**THE PROBLEM:**
Output the data below exactly, down to the last character.

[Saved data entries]
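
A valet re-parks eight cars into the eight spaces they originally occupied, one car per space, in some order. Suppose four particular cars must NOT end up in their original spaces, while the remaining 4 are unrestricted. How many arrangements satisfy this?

24024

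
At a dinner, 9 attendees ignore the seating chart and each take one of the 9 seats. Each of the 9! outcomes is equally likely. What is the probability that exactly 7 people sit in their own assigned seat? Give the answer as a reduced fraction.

1/10080

Favorable outcomes: C(9,7)·!2 = 36·1 = 36.
Total outcomes: 9! = 362880.
Probability = 36/362880 = 1/10080.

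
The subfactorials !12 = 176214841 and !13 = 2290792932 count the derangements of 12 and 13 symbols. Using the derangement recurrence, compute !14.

32071101049

!14 = (14-1)·(!13 + !12) = 13·(2290792932 + 176214841) = 13·2467007773 = 32071101049.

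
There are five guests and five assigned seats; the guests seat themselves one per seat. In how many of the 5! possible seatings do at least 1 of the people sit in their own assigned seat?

# with exactly i fixed is C(5,i)·!(5-i); sum over i=1..5:
  i=1: C(5,1)·!4 = 5·9 = 45
  i=2: C(5,2)·!3 = 10·2 = 20
  i=3: C(5,3)·!2 = 10·1 = 10
  i=4: C(5,4)·!1 = 5·0 = 0
  i=5: C(5,5)·!0 = 1·1 = 1
Total = 76.

76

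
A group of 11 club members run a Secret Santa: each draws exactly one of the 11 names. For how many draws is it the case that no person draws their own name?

14684570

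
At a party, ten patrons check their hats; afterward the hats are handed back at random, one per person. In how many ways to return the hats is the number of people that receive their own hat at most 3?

3559886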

**RESPONSE:**
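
A valet re-parks eight cars into the eight spaces they originally occupied, one car per space, in some order. Suppose four particular cars must NOT end up in their original spaces, while the remaining 4 are unrestricted. How many arrangements satisfy this?

24024

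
At a dinner, 9 attendees ignore the seating chart and each take one of the 9 seats. Each of the 9! outcomes is equally likely. What is the probability that exactly 7 people sit in their own assigned seat? Give the answer as a reduced fraction.

1/10080

Favorable outcomes: C(9,7)·!2 = 36·1 = 36.
Total outcomes: 9! = 362880.
Probability = 36/362880 = 1/10080.

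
The subfactorials !12 = 176214841 and !13 = 2290792932 count the derangements of 12 and 13 symbols. Using the derangement recurrence, compute !14.

32071101049

!14 = (14-1)·(!13 + !12) = 13·(2290792932 + 176214841) = 13·2467007773 = 32071101049.

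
There are five guests and five assigned seats; the guests seat themselves one per seat. In how many of the 5! possible seatings do at least 1 of the people sit in their own assigned seat?

# with exactly i fixed is C(5,i)·!(5-i); sum over i=1..5:
  i=1: C(5,1)·!4 = 5·9 = 45
  i=2: C(5,2)·!3 = 10·2 = 20
  i=3: C(5,3)·!2 = 10·1 = 10
  i=4: C(5,4)·!1 = 5·0 = 0
  i=5: C(5,5)·!0 = 1·1 = 1
Total = 76.

76

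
A group of 11 club members run a Secret Santa: each draws exactly one of the 11 names. For how many draws is it the case that no person draws their own name?

14684570

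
At a party, ten patrons check their hats; afterward the hats are handed back at random, one per person. In how many ways to return the hats is the number of people that receive their own hat at most 3?

3559886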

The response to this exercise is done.